Collected data:
/---

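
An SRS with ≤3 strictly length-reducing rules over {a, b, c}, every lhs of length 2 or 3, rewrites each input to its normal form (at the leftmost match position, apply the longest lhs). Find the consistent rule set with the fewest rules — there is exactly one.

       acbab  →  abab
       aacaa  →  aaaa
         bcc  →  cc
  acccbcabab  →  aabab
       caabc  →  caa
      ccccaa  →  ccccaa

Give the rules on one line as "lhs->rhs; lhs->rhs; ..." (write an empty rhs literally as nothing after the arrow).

  | acbab => abab
  | aacaa => aaaa
  | bcc => cc
  | acccbcabab => accbcabab => acbcabab => abcabab => acabab => aabab

ac->a; bc->c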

\---

• PROBLEM TO WORK ON
In full and without changes, give the data above once more.

• TASK ANSWER
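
An SRS with ≤3 strictly length-reducing rules over {a, b, c}, every lhs of length 2 or 3, rewrites each input to its normal form (at the leftmost match position, apply the longest lhs). Find the consistent rule set with the fewest rules — there is exactly one.

       acbab  →  abab
       aacaa  →  aaaa
         bcc  →  cc
  acccbcabab  →  aabab
       caabc  →  caa
      ccccaa  →  ccccaa

Give the rules on one line as "lhs->rhs; lhs->rhs; ..." (write an empty rhs literally as nothing after the arrow).

  | acbab => abab
  | aacaa => aaaa
  | bcc => cc
  | acccbcabab => accbcabab => acbcabab => abcabab => acabab => aabab

ac->a; bc->c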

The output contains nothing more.